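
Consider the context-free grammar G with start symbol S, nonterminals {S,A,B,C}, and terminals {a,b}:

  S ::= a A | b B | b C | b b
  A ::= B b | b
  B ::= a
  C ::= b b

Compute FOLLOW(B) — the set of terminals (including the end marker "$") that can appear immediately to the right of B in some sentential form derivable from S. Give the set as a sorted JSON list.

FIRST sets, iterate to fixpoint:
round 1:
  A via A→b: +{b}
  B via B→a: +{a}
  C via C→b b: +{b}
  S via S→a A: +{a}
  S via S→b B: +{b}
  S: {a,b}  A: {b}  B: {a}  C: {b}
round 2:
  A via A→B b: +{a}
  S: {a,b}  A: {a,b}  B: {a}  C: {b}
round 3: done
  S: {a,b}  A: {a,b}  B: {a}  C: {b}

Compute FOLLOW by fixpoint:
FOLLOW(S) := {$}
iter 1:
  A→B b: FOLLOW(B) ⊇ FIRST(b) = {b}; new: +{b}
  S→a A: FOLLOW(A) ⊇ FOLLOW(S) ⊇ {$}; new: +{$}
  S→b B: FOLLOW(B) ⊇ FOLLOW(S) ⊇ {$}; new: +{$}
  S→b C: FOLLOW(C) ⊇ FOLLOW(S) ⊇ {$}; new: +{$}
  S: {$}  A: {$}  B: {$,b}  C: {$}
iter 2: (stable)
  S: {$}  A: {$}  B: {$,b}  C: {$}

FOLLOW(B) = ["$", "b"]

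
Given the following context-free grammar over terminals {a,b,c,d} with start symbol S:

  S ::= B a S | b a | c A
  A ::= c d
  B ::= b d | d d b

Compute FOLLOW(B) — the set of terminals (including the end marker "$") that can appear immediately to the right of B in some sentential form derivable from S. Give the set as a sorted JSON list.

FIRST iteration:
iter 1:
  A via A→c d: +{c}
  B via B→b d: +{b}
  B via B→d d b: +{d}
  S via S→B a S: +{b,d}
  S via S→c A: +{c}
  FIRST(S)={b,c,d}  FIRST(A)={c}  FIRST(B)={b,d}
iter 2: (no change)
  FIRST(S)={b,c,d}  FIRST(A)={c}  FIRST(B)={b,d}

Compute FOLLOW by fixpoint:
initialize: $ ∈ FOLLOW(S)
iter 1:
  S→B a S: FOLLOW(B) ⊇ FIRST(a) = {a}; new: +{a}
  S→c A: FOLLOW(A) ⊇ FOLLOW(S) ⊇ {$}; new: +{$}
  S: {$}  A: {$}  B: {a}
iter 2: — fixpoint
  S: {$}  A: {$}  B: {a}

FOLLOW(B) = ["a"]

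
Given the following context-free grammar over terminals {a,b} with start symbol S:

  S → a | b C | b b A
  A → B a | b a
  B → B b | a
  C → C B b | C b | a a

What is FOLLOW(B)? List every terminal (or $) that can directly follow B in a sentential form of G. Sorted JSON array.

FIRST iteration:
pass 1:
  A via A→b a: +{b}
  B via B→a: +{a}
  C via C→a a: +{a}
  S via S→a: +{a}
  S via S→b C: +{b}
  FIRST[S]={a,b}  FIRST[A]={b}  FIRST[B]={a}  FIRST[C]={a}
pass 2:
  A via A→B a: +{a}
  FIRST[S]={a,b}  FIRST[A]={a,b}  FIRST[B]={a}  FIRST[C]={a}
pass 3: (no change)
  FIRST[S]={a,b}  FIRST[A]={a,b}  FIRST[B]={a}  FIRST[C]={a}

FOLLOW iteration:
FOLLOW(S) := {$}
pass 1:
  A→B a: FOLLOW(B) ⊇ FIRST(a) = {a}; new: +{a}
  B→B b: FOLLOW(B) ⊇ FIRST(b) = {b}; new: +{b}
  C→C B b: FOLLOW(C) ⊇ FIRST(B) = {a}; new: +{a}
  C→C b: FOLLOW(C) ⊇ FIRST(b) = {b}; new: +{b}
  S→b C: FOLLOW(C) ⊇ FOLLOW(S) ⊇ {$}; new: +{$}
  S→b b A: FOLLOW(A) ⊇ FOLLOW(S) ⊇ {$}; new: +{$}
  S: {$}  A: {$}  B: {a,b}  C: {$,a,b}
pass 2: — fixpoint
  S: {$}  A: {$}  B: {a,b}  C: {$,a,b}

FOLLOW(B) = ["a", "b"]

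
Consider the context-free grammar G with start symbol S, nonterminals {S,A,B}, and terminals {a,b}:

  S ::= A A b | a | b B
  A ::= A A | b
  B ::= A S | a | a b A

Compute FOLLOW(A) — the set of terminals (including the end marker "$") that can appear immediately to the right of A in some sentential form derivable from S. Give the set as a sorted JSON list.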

__________

> _ABOUT THIS EXERCISE_: Each line of the listing has to be reproduced exactly.

> _SOLUTION_:
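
Consider the context-free grammar G with start symbol S, nonterminals {S,A,B,C}, and terminals {a,b}:

  S ::= a A | b B | b C | b b
  A ::= B b | b
  B ::= a
  C ::= b b

Compute FOLLOW(B) — the set of terminals (including the end marker "$") that can appear immediately to the right of B in some sentential form derivable from S. Give the set as a sorted JSON list.

FIRST sets, iterate to fixpoint:
round 1:
  A via A→b: +{b}
  B via B→a: +{a}
  C via C→b b: +{b}
  S via S→a A: +{a}
  S via S→b B: +{b}
  S: {a,b}  A: {b}  B: {a}  C: {b}
round 2:
  A via A→B b: +{a}
  S: {a,b}  A: {a,b}  B: {a}  C: {b}
round 3: done
  S: {a,b}  A: {a,b}  B: {a}  C: {b}

Compute FOLLOW by fixpoint:
FOLLOW(S) := {$}
iter 1:
  A→B b: FOLLOW(B) ⊇ FIRST(b) = {b}; new: +{b}
  S→a A: FOLLOW(A) ⊇ FOLLOW(S) ⊇ {$}; new: +{$}
  S→b B: FOLLOW(B) ⊇ FOLLOW(S) ⊇ {$}; new: +{$}
  S→b C: FOLLOW(C) ⊇ FOLLOW(S) ⊇ {$}; new: +{$}
  S: {$}  A: {$}  B: {$,b}  C: {$}
iter 2: (stable)
  S: {$}  A: {$}  B: {$,b}  C: {$}

FOLLOW(B) = ["$", "b"]

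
Given the following context-free grammar over terminals {a,b,c,d} with start symbol S:

  S ::= B a S | b a | c A
  A ::= c d
  B ::= b d | d d b

Compute FOLLOW(B) — the set of terminals (including the end marker "$") that can appear immediately to the right of B in some sentential form derivable from S. Give the set as a sorted JSON list.

FIRST iteration:
iter 1:
  A via A→c d: +{c}
  B via B→b d: +{b}
  B via B→d d b: +{d}
  S via S→B a S: +{b,d}
  S via S→c A: +{c}
  FIRST(S)={b,c,d}  FIRST(A)={c}  FIRST(B)={b,d}
iter 2: (no change)
  FIRST(S)={b,c,d}  FIRST(A)={c}  FIRST(B)={b,d}

Compute FOLLOW by fixpoint:
initialize: $ ∈ FOLLOW(S)
iter 1:
  S→B a S: FOLLOW(B) ⊇ FIRST(a) = {a}; new: +{a}
  S→c A: FOLLOW(A) ⊇ FOLLOW(S) ⊇ {$}; new: +{$}
  S: {$}  A: {$}  B: {a}
iter 2: — fixpoint
  S: {$}  A: {$}  B: {a}

FOLLOW(B) = ["a"]

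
Given the following context-free grammar over terminals {a,b} with start symbol S:

  S → a | b C | b b A
  A → B a | b a
  B → B b | a
  C → C B b | C b | a a

What is FOLLOW(B)? List every terminal (or $) that can directly follow B in a sentential form of G. Sorted JSON array.

FIRST iteration:
pass 1:
  A via A→b a: +{b}
  B via B→a: +{a}
  C via C→a a: +{a}
  S via S→a: +{a}
  S via S→b C: +{b}
  FIRST[S]={a,b}  FIRST[A]={b}  FIRST[B]={a}  FIRST[C]={a}
pass 2:
  A via A→B a: +{a}
  FIRST[S]={a,b}  FIRST[A]={a,b}  FIRST[B]={a}  FIRST[C]={a}
pass 3: (no change)
  FIRST[S]={a,b}  FIRST[A]={a,b}  FIRST[B]={a}  FIRST[C]={a}

FOLLOW iteration:
FOLLOW(S) := {$}
pass 1:
  A→B a: FOLLOW(B) ⊇ FIRST(a) = {a}; new: +{a}
  B→B b: FOLLOW(B) ⊇ FIRST(b) = {b}; new: +{b}
  C→C B b: FOLLOW(C) ⊇ FIRST(B) = {a}; new: +{a}
  C→C b: FOLLOW(C) ⊇ FIRST(b) = {b}; new: +{b}
  S→b C: FOLLOW(C) ⊇ FOLLOW(S) ⊇ {$}; new: +{$}
  S→b b A: FOLLOW(A) ⊇ FOLLOW(S) ⊇ {$}; new: +{$}
  S: {$}  A: {$}  B: {a,b}  C: {$,a,b}
pass 2: — fixpoint
  S: {$}  A: {$}  B: {a,b}  C: {$,a,b}

FOLLOW(B) = ["a", "b"]

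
Consider the context-free grammar G with start symbol S, nonterminals {S,A,B}, and terminals {a,b}:

  S ::= A A b | a | b B
  A ::= A A | b
  B ::= A S | a | a b A

Compute FOLLOW(A) — the set of terminals (including the end marker "$") that can appear immediately to the right of A in some sentential form derivable from S. Give the set as a sorted JSON list.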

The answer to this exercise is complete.